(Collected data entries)
■ ■ ■ ■
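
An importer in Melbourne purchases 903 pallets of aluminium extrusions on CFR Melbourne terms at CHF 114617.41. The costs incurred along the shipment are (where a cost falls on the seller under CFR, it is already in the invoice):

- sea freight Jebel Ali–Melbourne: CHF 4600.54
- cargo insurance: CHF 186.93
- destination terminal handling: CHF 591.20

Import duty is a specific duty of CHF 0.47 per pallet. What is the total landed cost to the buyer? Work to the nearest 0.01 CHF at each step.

Total landed cost: CHF 115819.95

CFR: the seller pays costs through ocean freight to the destination port, but not insurance.
Already in the invoice (seller's account under CFR): freight — exclude.
CIF value = CFR price + insurance = 114617.41 + 186.93 = 114804.34
Import duty = 903 × 0.47 = 424.41
Buyer bears: insurance 186.93 + destination terminal 591.20 + duty 424.41 = 1202.54
Landed cost = invoice 114617.41 + 1202.54 = 115819.95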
■ ■ ■ ■
Problem statement: Find "- destination terminal handling: CHF 591.20" in the records above. Repeat its line and every later line exactly, through the last one.

Output:
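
- destination terminal handling: CHF 591.20

Import duty is a specific duty of CHF 0.47 per pallet. What is the total landed cost to the buyer? Work to the nearest 0.01 CHF at each step.

Total landed cost: CHF 115819.95

CFR: the seller pays costs through ocean freight to the destination port, but not insurance.
Already in the invoice (seller's account under CFR): freight — exclude.
CIF value = CFR price + insurance = 114617.41 + 186.93 = 114804.34
Import duty = 903 × 0.47 = 424.41
Buyer bears: insurance 186.93 + destination terminal 591.20 + duty 424.41 = 1202.54
Landed cost = invoice 114617.41 + 1202.54 = 115819.95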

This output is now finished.